- [Directions for this task] Could you print every entry below exactly as given?

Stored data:
━━━━━━━━

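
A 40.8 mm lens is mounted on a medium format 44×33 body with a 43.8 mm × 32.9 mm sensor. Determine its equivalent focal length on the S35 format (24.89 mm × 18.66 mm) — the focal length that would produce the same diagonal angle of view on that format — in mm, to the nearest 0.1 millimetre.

23.2 mm

Sensor diagonal = √(43.8² + 32.9²) = √3000.8500 ≈ 54.7800 mm.
Sensor diagonal = √(24.89² + 18.66²) = √967.7077 ≈ 31.1080 mm.
Equal angle of view means equal diagonal/f ratio, so f₂ = f₁ · (diagonal₂/diagonal₁) = 40.8 × 31.1080/54.7800.
f₂ = 40.8 × 0.56787 ≈ 23.169 mm.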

━━━━━━━━

- [Solution to this task]
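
A 40.8 mm lens is mounted on a medium format 44×33 body with a 43.8 mm × 32.9 mm sensor. Determine its equivalent focal length on the S35 format (24.89 mm × 18.66 mm) — the focal length that would produce the same diagonal angle of view on that format — in mm, to the nearest 0.1 millimetre.

23.2 mm

Sensor diagonal = √(43.8² + 32.9²) = √3000.8500 ≈ 54.7800 mm.
Sensor diagonal = √(24.89² + 18.66²) = √967.7077 ≈ 31.1080 mm.
Equal angle of view means equal diagonal/f ratio, so f₂ = f₁ · (diagonal₂/diagonal₁) = 40.8 × 31.1080/54.7800.
f₂ = 40.8 × 0.56787 ≈ 23.169 mm.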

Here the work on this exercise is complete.